◆ How to complete this task ◆
Give again, unchanged, the line that contains "For the finite" together with every line that follows it until the entries end.

(Collected data)

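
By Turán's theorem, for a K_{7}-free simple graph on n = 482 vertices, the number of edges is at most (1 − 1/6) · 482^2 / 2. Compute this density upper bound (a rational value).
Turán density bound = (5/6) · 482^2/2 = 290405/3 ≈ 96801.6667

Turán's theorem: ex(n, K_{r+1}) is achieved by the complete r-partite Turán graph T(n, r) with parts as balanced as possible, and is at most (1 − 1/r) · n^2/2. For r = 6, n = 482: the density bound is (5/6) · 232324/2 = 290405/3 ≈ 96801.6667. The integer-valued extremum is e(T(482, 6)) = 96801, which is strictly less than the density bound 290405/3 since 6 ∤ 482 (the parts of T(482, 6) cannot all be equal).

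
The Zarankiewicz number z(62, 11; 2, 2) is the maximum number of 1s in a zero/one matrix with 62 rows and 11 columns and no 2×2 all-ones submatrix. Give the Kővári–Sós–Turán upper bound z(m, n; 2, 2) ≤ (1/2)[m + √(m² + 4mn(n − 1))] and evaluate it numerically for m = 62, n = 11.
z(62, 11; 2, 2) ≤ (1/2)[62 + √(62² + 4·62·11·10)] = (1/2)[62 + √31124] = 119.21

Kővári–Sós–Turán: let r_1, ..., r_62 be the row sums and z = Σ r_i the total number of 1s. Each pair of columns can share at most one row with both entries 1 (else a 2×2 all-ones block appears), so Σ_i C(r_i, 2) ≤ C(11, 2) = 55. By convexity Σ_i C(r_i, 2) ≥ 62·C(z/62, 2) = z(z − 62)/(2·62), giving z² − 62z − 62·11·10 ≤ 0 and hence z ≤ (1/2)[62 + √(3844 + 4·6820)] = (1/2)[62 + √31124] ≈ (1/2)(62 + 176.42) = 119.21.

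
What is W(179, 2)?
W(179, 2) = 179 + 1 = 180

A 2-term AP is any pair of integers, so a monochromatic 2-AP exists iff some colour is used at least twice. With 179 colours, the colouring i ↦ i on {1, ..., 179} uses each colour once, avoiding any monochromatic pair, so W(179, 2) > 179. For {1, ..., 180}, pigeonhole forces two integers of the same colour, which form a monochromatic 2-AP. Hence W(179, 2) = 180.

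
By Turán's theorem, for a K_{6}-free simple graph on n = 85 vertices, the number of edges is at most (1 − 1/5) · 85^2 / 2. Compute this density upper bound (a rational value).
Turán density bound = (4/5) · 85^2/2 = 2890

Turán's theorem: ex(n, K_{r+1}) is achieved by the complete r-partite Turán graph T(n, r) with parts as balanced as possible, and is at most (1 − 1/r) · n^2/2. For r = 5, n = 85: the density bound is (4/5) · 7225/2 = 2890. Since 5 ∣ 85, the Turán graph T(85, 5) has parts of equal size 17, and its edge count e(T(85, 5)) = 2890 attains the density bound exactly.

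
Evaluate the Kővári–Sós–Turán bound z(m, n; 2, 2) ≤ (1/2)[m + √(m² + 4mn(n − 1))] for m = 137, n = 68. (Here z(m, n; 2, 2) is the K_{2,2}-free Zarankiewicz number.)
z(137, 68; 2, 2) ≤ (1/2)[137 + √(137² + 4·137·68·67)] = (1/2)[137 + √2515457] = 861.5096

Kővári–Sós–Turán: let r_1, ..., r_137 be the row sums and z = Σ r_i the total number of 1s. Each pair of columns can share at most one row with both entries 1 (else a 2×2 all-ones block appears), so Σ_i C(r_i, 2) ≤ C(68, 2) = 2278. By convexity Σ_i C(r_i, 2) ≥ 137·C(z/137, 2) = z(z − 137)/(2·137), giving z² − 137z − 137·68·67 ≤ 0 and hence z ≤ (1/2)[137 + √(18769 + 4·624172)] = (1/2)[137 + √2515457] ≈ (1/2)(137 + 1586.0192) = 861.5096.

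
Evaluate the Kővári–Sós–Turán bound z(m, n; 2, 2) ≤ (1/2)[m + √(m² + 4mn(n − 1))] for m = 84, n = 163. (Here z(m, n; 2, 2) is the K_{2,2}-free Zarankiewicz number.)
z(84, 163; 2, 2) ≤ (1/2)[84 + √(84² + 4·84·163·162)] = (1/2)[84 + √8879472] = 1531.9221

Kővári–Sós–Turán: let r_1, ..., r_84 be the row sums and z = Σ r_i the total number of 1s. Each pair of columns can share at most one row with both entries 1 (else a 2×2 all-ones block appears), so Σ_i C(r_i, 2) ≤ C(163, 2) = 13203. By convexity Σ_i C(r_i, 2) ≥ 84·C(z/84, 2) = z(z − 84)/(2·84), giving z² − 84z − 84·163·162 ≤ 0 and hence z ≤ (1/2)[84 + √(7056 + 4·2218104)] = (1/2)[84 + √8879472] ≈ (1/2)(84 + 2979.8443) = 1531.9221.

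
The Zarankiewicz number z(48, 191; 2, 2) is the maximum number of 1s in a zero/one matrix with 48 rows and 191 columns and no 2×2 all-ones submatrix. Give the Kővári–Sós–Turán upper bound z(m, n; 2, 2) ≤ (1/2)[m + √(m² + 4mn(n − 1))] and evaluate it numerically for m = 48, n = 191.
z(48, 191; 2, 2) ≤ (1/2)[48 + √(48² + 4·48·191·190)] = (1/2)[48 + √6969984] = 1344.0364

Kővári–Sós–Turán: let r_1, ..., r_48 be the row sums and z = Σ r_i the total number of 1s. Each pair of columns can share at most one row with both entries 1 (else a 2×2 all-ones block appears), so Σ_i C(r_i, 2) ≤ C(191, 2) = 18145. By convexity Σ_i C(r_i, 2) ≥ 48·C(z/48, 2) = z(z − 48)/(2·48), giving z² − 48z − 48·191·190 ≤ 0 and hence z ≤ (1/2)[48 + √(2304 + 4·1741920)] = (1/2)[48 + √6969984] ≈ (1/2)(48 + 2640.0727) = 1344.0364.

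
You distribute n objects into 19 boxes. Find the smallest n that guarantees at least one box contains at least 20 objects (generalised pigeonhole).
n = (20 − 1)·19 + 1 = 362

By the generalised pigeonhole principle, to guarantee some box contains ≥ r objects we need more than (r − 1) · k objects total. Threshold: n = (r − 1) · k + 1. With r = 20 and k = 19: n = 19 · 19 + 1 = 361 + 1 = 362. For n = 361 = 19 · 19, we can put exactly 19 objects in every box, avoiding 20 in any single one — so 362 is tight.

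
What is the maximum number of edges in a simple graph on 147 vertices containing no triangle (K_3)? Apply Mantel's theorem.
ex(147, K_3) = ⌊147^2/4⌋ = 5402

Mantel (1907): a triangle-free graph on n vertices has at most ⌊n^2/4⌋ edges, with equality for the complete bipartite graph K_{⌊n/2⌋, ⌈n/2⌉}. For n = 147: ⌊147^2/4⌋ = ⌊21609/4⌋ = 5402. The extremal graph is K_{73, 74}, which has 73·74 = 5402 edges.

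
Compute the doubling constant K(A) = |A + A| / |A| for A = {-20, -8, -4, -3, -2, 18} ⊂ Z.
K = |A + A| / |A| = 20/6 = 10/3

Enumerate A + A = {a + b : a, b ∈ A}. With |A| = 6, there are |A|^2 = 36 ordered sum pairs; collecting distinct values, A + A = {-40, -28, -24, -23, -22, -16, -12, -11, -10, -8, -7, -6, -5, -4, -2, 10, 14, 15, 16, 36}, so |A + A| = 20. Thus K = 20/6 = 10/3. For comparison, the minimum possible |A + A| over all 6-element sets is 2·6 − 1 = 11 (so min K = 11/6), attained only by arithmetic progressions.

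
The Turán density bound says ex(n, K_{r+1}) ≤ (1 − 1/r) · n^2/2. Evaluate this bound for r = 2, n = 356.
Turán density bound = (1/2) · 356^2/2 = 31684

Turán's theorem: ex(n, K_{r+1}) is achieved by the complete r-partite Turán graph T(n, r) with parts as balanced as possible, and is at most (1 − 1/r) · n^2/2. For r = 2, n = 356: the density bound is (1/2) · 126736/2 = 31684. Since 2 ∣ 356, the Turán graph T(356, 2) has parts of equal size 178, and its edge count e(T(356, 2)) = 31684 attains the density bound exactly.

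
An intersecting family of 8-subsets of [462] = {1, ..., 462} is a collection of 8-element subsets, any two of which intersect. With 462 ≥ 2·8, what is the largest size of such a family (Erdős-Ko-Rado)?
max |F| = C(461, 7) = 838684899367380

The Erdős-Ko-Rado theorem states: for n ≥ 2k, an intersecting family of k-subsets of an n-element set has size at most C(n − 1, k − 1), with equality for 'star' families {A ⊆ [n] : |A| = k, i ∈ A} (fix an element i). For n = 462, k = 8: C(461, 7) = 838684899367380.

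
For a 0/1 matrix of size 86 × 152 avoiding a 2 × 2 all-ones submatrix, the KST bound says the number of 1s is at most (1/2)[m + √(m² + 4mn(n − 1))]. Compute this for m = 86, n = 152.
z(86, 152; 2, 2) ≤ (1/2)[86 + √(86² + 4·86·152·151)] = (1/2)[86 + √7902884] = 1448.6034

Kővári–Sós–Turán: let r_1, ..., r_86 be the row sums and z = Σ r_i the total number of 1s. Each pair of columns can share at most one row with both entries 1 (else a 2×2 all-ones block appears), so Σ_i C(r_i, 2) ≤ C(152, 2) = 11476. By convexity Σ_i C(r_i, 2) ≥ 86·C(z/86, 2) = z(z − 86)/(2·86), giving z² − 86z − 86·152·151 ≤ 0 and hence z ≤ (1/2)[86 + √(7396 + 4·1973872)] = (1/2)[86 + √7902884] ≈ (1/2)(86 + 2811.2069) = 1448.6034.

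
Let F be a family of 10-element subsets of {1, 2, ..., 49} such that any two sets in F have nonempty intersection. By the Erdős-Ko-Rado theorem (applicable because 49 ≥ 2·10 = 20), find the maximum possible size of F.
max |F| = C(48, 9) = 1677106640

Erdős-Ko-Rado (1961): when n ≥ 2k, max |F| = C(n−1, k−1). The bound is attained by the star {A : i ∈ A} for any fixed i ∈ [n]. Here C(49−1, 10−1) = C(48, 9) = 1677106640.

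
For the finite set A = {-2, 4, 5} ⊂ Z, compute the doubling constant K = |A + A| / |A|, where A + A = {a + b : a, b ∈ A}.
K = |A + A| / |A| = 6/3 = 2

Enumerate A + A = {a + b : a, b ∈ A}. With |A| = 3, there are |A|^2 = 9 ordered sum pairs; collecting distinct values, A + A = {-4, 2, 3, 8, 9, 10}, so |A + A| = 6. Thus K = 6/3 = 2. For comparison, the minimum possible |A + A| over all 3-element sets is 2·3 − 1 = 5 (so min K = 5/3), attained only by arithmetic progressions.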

◆ Answer to the exercise ◆
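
For the finite set A = {-2, 4, 5} ⊂ Z, compute the doubling constant K = |A + A| / |A|, where A + A = {a + b : a, b ∈ A}.
K = |A + A| / |A| = 6/3 = 2

Enumerate A + A = {a + b : a, b ∈ A}. With |A| = 3, there are |A|^2 = 9 ordered sum pairs; collecting distinct values, A + A = {-4, 2, 3, 8, 9, 10}, so |A + A| = 6. Thus K = 6/3 = 2. For comparison, the minimum possible |A + A| over all 3-element sets is 2·3 − 1 = 5 (so min K = 5/3), attained only by arithmetic progressions.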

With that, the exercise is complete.